Task statement:
All lines from the opening of the data to the line containing "NaOH + HCl → NaCl + H2O" must be returned unchanged, and only those lines.

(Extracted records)
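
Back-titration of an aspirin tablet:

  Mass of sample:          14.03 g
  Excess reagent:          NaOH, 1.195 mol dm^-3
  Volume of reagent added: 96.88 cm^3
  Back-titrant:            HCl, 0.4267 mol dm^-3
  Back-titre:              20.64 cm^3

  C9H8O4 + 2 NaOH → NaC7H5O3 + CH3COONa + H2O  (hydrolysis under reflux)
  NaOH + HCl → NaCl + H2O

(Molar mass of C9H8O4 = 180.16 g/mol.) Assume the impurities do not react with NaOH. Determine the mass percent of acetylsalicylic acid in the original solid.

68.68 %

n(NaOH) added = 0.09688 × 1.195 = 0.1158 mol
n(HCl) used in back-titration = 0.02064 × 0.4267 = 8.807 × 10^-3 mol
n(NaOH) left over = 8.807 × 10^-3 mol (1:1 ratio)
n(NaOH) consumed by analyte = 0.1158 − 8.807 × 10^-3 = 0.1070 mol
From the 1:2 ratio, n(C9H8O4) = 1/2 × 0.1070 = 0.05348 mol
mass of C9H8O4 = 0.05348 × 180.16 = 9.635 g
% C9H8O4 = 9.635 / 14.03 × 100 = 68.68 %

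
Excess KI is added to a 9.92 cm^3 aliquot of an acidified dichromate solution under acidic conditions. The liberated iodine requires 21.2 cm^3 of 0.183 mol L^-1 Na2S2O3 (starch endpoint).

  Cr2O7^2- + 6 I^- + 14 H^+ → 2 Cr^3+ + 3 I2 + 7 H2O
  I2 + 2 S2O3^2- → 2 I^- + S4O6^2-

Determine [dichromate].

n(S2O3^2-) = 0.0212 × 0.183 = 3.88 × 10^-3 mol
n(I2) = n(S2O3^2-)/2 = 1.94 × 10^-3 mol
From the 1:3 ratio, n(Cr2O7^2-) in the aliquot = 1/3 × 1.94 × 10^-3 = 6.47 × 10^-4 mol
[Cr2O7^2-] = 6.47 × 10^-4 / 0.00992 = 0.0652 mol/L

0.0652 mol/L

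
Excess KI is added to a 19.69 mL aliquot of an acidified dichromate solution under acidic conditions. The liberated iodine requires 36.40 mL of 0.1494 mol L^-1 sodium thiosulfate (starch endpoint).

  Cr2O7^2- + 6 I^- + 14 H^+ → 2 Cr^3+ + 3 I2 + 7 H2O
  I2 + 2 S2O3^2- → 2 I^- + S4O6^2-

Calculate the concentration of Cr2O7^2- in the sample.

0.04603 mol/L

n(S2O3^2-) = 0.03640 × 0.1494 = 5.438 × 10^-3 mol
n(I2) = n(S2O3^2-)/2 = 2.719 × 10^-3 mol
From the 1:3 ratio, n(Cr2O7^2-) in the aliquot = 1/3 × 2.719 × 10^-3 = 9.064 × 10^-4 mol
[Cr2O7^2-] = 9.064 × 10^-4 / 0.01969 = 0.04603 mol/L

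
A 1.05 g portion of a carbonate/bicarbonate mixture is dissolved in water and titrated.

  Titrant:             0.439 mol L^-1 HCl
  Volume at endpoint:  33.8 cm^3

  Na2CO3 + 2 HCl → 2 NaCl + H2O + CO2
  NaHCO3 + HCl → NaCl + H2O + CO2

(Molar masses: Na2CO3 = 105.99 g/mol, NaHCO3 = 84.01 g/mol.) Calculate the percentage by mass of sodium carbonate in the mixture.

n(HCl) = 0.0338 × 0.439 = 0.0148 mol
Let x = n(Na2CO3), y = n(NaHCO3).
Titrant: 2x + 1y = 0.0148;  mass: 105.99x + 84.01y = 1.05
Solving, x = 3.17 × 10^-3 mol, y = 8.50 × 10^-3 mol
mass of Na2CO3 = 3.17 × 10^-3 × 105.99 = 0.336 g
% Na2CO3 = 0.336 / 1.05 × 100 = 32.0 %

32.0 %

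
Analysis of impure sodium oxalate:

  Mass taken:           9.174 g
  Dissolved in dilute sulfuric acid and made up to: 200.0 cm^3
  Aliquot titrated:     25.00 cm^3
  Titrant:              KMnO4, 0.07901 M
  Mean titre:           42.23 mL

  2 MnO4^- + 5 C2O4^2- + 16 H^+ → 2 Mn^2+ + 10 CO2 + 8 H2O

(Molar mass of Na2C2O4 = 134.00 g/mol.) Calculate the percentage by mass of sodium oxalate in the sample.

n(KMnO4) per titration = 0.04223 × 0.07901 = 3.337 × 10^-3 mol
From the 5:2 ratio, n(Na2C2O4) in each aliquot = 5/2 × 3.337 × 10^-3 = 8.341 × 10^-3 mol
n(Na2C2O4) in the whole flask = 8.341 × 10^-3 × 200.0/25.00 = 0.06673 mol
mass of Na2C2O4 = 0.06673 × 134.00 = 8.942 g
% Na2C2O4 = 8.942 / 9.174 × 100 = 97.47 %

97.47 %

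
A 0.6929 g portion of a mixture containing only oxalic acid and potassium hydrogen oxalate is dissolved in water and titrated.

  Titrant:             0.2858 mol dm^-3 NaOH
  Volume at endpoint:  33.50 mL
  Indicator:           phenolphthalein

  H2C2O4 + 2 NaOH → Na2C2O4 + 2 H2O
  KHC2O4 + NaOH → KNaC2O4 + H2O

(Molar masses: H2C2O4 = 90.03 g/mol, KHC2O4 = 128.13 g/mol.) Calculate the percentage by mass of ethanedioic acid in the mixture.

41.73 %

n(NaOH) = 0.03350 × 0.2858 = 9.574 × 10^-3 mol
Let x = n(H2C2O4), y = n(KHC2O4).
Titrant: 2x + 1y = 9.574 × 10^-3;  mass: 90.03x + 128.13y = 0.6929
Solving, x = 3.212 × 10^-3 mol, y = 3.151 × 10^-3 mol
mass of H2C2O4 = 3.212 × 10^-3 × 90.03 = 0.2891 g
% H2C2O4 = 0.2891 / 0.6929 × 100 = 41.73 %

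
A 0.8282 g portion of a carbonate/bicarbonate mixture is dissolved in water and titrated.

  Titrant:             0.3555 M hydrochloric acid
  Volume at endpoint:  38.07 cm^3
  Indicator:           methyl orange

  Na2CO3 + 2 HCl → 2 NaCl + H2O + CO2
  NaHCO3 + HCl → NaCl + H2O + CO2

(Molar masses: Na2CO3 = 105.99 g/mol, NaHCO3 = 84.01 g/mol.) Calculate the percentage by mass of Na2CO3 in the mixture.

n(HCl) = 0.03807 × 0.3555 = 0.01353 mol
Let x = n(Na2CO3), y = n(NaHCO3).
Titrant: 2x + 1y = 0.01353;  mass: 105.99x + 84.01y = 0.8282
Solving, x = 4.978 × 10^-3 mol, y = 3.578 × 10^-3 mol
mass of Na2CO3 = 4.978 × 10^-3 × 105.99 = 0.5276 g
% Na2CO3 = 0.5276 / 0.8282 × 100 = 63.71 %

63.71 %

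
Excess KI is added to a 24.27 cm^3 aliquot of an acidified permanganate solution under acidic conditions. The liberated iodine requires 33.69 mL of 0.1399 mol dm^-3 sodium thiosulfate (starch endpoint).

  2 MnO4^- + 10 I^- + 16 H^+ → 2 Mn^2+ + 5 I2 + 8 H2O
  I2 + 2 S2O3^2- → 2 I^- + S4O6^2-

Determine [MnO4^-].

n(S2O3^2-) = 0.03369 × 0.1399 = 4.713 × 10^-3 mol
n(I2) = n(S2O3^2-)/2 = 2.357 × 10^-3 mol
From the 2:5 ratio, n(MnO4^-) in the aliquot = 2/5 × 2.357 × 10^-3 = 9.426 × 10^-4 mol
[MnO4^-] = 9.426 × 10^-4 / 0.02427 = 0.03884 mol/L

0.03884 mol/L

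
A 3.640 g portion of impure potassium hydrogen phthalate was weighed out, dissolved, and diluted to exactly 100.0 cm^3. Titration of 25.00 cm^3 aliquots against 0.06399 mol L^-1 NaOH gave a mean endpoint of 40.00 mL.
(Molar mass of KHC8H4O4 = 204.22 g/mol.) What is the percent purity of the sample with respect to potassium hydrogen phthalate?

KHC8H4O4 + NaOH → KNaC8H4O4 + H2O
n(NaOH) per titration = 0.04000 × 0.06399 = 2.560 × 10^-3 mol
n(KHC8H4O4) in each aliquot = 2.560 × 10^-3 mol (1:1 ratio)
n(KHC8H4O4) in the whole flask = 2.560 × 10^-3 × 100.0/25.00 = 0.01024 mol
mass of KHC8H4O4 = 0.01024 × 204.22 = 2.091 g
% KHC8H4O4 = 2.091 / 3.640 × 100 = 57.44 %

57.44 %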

Solution to this problem:
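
Back-titration of an aspirin tablet:

  Mass of sample:          14.03 g
  Excess reagent:          NaOH, 1.195 mol dm^-3
  Volume of reagent added: 96.88 cm^3
  Back-titrant:            HCl, 0.4267 mol dm^-3
  Back-titre:              20.64 cm^3

  C9H8O4 + 2 NaOH → NaC7H5O3 + CH3COONa + H2O  (hydrolysis under reflux)
  NaOH + HCl → NaCl + H2O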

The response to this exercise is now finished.